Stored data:
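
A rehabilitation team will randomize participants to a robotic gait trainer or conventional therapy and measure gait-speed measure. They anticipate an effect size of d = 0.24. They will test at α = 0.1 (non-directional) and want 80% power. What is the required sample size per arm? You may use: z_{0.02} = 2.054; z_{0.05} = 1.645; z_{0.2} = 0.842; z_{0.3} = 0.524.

n = 215 per group

For two independent groups with equal n: n = 2·((z_{α/2} + z_β) / d)².
z_{α/2} + z_β = 1.645 + 0.842 = 2.487.
n = 2 × (2.487 / 0.24)² = 2 × 10.363² = 2 × 107.38 = 214.8.
Round up to the next whole participant.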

**Task description:**
For every entry above, give it back exactly as written.

**Result:**
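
A rehabilitation team will randomize participants to a robotic gait trainer or conventional therapy and measure gait-speed measure. They anticipate an effect size of d = 0.24. They will test at α = 0.1 (non-directional) and want 80% power. What is the required sample size per arm? You may use: z_{0.02} = 2.054; z_{0.05} = 1.645; z_{0.2} = 0.842; z_{0.3} = 0.524.

n = 215 per group

For two independent groups with equal n: n = 2·((z_{α/2} + z_β) / d)².
z_{α/2} + z_β = 1.645 + 0.842 = 2.487.
n = 2 × (2.487 / 0.24)² = 2 × 10.363² = 2 × 107.38 = 214.8.
Round up to the next whole participant.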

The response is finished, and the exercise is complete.